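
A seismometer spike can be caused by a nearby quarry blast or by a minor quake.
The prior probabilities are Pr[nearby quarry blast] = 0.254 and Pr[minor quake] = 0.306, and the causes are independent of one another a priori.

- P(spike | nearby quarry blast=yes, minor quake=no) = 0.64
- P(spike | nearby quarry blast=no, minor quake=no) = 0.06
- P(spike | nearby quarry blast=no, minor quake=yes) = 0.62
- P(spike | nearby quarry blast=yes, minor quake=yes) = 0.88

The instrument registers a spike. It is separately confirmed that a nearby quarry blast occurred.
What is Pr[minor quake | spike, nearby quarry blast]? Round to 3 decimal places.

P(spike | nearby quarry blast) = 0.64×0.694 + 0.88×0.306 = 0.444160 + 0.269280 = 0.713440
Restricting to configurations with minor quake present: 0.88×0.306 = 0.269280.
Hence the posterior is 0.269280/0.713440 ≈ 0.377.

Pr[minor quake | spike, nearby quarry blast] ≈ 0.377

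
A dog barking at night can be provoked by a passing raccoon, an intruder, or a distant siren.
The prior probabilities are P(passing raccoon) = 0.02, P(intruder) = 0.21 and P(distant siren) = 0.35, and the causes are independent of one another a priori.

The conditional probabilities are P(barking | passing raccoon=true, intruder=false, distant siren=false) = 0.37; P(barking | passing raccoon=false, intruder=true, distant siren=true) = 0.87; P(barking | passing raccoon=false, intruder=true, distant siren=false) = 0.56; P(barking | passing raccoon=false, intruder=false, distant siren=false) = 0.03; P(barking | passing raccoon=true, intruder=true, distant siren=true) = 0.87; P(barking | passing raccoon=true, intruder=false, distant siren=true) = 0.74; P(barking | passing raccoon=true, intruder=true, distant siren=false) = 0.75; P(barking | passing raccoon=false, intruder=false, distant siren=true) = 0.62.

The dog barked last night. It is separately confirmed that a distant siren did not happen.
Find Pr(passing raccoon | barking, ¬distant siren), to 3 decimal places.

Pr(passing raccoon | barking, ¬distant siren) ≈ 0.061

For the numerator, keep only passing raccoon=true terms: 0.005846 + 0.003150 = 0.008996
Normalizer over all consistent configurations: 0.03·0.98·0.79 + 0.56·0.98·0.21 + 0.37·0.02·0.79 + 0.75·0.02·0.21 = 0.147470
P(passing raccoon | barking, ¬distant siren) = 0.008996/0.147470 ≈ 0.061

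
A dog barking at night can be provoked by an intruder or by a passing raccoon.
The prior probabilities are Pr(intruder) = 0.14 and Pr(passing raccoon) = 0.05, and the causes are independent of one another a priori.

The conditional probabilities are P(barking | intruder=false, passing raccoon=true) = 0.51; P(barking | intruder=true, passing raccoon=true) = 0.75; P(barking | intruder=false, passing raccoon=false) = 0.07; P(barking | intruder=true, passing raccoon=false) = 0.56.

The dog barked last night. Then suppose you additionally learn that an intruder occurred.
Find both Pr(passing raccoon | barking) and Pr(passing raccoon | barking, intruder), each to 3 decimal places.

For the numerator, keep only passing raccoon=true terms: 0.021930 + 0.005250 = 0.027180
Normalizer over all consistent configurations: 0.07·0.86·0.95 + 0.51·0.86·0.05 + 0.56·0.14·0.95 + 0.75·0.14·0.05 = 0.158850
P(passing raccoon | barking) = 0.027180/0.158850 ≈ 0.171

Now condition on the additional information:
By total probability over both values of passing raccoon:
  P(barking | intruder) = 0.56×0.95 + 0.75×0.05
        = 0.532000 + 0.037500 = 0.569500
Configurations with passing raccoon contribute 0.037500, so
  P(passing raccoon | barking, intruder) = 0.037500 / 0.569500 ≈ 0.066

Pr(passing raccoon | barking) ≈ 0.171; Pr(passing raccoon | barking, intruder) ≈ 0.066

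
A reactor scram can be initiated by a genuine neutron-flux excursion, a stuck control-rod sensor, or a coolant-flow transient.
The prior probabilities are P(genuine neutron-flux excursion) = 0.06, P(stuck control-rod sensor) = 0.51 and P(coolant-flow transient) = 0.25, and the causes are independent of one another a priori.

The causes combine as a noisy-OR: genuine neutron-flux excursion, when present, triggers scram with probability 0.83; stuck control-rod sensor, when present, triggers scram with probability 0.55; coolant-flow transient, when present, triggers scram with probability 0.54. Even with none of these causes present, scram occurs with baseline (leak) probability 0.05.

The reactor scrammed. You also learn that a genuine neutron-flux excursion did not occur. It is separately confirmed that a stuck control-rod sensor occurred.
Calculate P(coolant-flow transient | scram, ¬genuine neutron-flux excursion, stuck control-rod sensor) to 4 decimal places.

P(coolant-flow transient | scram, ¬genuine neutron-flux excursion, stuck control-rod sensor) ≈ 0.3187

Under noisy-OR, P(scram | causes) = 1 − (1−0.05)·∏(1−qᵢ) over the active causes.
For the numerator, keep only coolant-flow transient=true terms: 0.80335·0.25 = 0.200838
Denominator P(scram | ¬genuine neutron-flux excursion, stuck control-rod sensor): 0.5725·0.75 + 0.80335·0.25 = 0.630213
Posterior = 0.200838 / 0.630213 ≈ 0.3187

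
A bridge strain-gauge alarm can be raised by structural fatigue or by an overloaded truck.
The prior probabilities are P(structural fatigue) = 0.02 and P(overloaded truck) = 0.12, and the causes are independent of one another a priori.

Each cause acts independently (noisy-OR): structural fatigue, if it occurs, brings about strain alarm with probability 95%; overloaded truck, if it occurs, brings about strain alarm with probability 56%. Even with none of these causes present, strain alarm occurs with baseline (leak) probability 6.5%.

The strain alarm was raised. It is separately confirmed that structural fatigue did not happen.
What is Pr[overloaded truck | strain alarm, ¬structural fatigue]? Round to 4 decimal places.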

────

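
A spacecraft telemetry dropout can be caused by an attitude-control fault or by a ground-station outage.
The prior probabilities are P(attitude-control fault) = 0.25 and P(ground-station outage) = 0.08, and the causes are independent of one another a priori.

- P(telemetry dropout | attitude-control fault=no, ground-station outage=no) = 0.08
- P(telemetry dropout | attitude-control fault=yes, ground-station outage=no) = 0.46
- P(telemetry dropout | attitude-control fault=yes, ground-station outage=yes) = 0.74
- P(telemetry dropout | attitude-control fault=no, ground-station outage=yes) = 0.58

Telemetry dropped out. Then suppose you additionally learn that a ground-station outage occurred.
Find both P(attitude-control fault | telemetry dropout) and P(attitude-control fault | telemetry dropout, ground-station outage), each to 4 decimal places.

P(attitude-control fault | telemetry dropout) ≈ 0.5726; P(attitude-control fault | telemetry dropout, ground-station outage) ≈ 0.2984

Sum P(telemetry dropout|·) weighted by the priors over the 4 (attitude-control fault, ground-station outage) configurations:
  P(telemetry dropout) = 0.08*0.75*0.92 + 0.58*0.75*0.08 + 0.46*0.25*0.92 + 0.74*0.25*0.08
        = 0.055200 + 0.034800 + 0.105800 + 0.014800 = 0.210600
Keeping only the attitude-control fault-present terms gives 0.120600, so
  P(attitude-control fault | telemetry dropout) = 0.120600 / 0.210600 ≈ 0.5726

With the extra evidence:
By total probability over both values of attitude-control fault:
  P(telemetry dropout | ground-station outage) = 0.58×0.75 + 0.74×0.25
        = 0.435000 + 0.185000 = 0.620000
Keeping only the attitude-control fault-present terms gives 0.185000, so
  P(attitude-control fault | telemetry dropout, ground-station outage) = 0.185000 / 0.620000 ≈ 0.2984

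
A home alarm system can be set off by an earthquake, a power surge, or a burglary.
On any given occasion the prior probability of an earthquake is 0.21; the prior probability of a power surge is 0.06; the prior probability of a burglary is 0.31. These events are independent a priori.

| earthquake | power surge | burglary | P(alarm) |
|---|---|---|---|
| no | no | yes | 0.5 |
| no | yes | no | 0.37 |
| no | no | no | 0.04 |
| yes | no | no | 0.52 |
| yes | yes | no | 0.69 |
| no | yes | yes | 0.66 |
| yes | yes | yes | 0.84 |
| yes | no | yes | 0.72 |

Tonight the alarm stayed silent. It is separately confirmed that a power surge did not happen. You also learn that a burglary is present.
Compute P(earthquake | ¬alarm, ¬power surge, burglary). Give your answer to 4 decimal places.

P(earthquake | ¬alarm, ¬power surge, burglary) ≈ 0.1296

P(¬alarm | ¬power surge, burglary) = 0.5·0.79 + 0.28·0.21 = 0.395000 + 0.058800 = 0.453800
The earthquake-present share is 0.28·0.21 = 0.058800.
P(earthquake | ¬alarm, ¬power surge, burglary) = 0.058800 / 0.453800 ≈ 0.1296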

────

● AIM OF THE TASK:
Please transcribe exactly the lines above from the line that has "Find both Pr(passing" up to and including the line that has "The reactor scrammed."; no other line belongs in the answer.

● PROBLEM SOLUTION:
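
Find both Pr(passing raccoon | barking) and Pr(passing raccoon | barking, intruder), each to 3 decimal places.

For the numerator, keep only passing raccoon=true terms: 0.021930 + 0.005250 = 0.027180
Normalizer over all consistent configurations: 0.07·0.86·0.95 + 0.51·0.86·0.05 + 0.56·0.14·0.95 + 0.75·0.14·0.05 = 0.158850
P(passing raccoon | barking) = 0.027180/0.158850 ≈ 0.171

Now condition on the additional information:
By total probability over both values of passing raccoon:
  P(barking | intruder) = 0.56×0.95 + 0.75×0.05
        = 0.532000 + 0.037500 = 0.569500
Configurations with passing raccoon contribute 0.037500, so
  P(passing raccoon | barking, intruder) = 0.037500 / 0.569500 ≈ 0.066

Pr(passing raccoon | barking) ≈ 0.171; Pr(passing raccoon | barking, intruder) ≈ 0.066

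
A reactor scram can be initiated by a genuine neutron-flux excursion, a stuck control-rod sensor, or a coolant-flow transient.
The prior probabilities are P(genuine neutron-flux excursion) = 0.06, P(stuck control-rod sensor) = 0.51 and P(coolant-flow transient) = 0.25, and the causes are independent of one another a priori.

The causes combine as a noisy-OR: genuine neutron-flux excursion, when present, triggers scram with probability 0.83; stuck control-rod sensor, when present, triggers scram with probability 0.55; coolant-flow transient, when present, triggers scram with probability 0.54. Even with none of these causes present, scram occurs with baseline (leak) probability 0.05.

The reactor scrammed. You also learn that a genuine neutron-flux excursion did not occur. It is separately confirmed that a stuck control-rod sensor occurred.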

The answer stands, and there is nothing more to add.